# Task description
Return, from the listing below, each line where the word "banquet" appears.

# Data provided
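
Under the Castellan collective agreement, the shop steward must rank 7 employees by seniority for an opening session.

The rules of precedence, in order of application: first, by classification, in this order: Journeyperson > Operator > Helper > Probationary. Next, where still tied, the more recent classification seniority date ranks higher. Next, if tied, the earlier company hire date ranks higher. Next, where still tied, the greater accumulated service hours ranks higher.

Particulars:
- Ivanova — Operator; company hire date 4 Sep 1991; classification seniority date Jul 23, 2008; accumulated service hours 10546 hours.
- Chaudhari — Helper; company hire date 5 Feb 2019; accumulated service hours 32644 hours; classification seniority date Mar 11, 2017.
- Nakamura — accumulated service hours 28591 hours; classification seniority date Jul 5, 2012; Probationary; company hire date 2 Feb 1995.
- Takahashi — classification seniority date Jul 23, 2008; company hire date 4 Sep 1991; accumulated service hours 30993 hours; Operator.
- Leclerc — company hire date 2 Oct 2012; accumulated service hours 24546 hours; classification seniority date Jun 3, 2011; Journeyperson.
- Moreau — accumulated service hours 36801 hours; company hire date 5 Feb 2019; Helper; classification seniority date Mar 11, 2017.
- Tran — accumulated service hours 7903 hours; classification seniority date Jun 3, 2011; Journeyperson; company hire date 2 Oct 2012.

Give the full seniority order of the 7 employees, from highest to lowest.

Leclerc, Tran, Takahashi, Ivanova, Moreau, Chaudhari, Nakamura

By classification: Leclerc and Tran (Journeyperson); then Takahashi and Ivanova (Operator); then Moreau and Chaudhari (Helper); then Nakamura (Probationary).
Leclerc and Tran both have classification seniority date Jun 3, 2011, so the next rule applies.
Leclerc and Tran both have company hire date 2 Oct 2012, so the next rule applies.
Among Leclerc and Tran, by accumulated service hours (higher first): Leclerc (24546 hours) before Tran (7903 hours).
Takahashi and Ivanova both have classification seniority date Jul 23, 2008, so the next rule applies.
Takahashi and Ivanova both have company hire date 4 Sep 1991, so the next rule applies.
Among Takahashi and Ivanova, by accumulated service hours (higher first): Takahashi (30993 hours) before Ivanova (10546 hours).
Moreau and Chaudhari both have classification seniority date Mar 11, 2017, so the next rule applies.
Moreau and Chaudhari both have company hire date 5 Feb 2019, so the next rule applies.
Among Moreau and Chaudhari, by accumulated service hours (higher first): Moreau (36801 hours) before Chaudhari (32644 hours).
Full order: Leclerc, Tran, Takahashi, Ivanova, Moreau, Chaudhari, Nakamura.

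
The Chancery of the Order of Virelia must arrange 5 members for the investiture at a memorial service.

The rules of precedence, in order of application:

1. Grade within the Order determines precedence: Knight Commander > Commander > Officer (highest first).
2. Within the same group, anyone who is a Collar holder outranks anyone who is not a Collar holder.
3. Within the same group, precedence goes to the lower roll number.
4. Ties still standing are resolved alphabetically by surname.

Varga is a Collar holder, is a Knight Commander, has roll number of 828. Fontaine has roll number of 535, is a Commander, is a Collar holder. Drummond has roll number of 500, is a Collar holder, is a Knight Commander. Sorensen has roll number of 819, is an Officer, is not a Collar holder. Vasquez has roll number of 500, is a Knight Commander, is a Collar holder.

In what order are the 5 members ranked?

Drummond, Vasquez, Varga, Fontaine, Sorensen

By grade within the Order: Drummond, Vasquez and Varga (Knight Commander); then Fontaine (Commander); then Sorensen (Officer).
Drummond, Vasquez and Varga are each a Collar holder, so the next rule applies.
Among Drummond, Vasquez and Varga, by roll number (lower first): Drummond and Vasquez (500) before Varga (828).
Among Drummond and Vasquez, alphabetically by surname: Drummond before Vasquez.
Full order: Drummond, Vasquez, Varga, Fontaine, Sorensen.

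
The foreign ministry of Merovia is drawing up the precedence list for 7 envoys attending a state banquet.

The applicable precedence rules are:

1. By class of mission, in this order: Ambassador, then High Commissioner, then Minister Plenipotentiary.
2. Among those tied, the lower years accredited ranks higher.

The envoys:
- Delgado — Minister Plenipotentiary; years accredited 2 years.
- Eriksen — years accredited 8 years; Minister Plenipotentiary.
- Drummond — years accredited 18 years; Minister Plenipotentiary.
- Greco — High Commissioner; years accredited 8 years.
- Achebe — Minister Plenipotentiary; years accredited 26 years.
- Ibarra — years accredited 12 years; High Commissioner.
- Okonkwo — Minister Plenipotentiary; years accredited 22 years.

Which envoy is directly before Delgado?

Ibarra

By class of mission: Greco and Ibarra (High Commissioner); then Delgado, Eriksen, Drummond, Okonkwo and Achebe (Minister Plenipotentiary).
Among Greco and Ibarra, by years accredited (lower first): Greco (8 years) before Ibarra (12 years).
Among Delgado, Eriksen, Drummond, Okonkwo and Achebe, by years accredited (lower first): Delgado (2 years) before Eriksen (8 years) before Drummond (18 years) before Okonkwo (22 years) before Achebe (26 years).
Order: Greco, Ibarra, Delgado, Eriksen, Drummond, Okonkwo, Achebe.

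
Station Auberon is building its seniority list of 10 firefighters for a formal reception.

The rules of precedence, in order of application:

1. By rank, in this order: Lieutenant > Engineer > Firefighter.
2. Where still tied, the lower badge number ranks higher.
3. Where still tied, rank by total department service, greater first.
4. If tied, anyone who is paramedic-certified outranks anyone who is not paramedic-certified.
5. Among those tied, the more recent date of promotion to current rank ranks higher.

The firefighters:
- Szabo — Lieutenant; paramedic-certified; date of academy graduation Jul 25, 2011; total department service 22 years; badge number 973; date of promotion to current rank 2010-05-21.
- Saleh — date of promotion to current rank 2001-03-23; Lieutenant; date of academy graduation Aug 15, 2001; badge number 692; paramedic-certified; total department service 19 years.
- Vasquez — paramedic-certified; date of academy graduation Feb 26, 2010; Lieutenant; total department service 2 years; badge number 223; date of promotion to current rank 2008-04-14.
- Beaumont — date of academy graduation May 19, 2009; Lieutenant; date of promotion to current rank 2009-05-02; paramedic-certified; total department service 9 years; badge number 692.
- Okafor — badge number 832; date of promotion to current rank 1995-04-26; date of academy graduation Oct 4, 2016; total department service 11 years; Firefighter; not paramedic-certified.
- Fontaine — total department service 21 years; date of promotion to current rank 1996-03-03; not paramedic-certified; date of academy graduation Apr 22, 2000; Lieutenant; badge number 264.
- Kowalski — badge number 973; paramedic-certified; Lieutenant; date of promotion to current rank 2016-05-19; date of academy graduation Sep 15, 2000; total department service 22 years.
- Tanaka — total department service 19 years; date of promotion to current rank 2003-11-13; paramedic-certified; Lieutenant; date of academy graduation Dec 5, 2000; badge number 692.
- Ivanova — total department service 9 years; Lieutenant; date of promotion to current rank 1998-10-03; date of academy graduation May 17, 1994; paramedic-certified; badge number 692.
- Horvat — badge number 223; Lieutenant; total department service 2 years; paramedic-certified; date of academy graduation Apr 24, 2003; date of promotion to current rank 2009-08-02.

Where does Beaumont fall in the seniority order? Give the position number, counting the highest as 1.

By rank: Horvat, Vasquez, Fontaine, Tanaka, Saleh, Beaumont, Ivanova, Kowalski and Szabo (Lieutenant); then Okafor (Firefighter).
Among Horvat, Vasquez, Fontaine, Tanaka, Saleh, Beaumont, Ivanova, Kowalski and Szabo, by badge number (lower first): Horvat and Vasquez (223) before Fontaine (264) before Tanaka, Saleh, Beaumont and Ivanova (692) before Kowalski and Szabo (973).
Horvat and Vasquez both have total department service 2 years, so the next rule applies.
Horvat and Vasquez are each paramedic-certified, so the next rule applies.
Among Horvat and Vasquez, by date of promotion to current rank (later first): Horvat (2009-08-02) before Vasquez (2008-04-14).
Among Tanaka, Saleh, Beaumont and Ivanova, by total department service (higher first): Tanaka and Saleh (19 years) before Beaumont and Ivanova (9 years).
Tanaka and Saleh are each paramedic-certified, so the next rule applies.
Among Tanaka and Saleh, by date of promotion to current rank (later first): Tanaka (2003-11-13) before Saleh (2001-03-23).
Beaumont and Ivanova are each paramedic-certified, so the next rule applies.
Among Beaumont and Ivanova, by date of promotion to current rank (later first): Beaumont (2009-05-02) before Ivanova (1998-10-03).
Kowalski and Szabo both have total department service 22 years, so the next rule applies.
Kowalski and Szabo are each paramedic-certified, so the next rule applies.
Among Kowalski and Szabo, by date of promotion to current rank (later first): Kowalski (2016-05-19) before Szabo (2010-05-21).
Order: Horvat, Vasquez, Fontaine, Tanaka, Saleh, Beaumont, Ivanova, Kowalski, Szabo, Okafor. So position 6.

6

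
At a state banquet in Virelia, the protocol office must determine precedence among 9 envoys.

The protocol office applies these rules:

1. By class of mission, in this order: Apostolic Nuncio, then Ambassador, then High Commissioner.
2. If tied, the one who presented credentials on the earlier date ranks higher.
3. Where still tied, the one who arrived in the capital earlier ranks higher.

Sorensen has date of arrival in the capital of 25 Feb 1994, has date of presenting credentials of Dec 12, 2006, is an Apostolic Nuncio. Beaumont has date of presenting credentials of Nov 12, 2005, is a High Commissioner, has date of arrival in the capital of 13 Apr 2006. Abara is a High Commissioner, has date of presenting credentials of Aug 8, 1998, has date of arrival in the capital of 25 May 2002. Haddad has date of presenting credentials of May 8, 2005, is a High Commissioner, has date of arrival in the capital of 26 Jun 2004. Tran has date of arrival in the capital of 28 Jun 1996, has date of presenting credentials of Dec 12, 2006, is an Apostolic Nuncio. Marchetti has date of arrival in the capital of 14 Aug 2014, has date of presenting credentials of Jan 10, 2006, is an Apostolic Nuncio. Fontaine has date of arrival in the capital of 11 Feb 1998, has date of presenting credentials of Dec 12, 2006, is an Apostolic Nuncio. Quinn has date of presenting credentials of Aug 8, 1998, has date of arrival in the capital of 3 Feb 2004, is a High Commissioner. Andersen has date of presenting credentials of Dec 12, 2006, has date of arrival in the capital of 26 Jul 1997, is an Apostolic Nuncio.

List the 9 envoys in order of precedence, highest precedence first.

Marchetti, Sorensen, Tran, Andersen, Fontaine, Abara, Quinn, Haddad, Beaumont

By class of mission: Marchetti, Sorensen, Tran, Andersen and Fontaine (Apostolic Nuncio); then Abara, Quinn, Haddad and Beaumont (High Commissioner).
Among Marchetti, Sorensen, Tran, Andersen and Fontaine, by date of presenting credentials (earlier first): Marchetti (Jan 10, 2006) before Sorensen, Tran, Andersen and Fontaine (Dec 12, 2006).
Among Sorensen, Tran, Andersen and Fontaine, by date of arrival in the capital (earlier first): Sorensen (25 Feb 1994) before Tran (28 Jun 1996) before Andersen (26 Jul 1997) before Fontaine (11 Feb 1998).
Among Abara, Quinn, Haddad and Beaumont, by date of presenting credentials (earlier first): Abara and Quinn (Aug 8, 1998) before Haddad (May 8, 2005) before Beaumont (Nov 12, 2005).
Among Abara and Quinn, by date of arrival in the capital (earlier first): Abara (25 May 2002) before Quinn (3 Feb 2004).
Full order: Marchetti, Sorensen, Tran, Andersen, Fontaine, Abara, Quinn, Haddad, Beaumont.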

# Answer to this problem
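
The foreign ministry of Merovia is drawing up the precedence list for 7 envoys attending a state banquet.
At a state banquet in Virelia, the protocol office must determine precedence among 9 envoys.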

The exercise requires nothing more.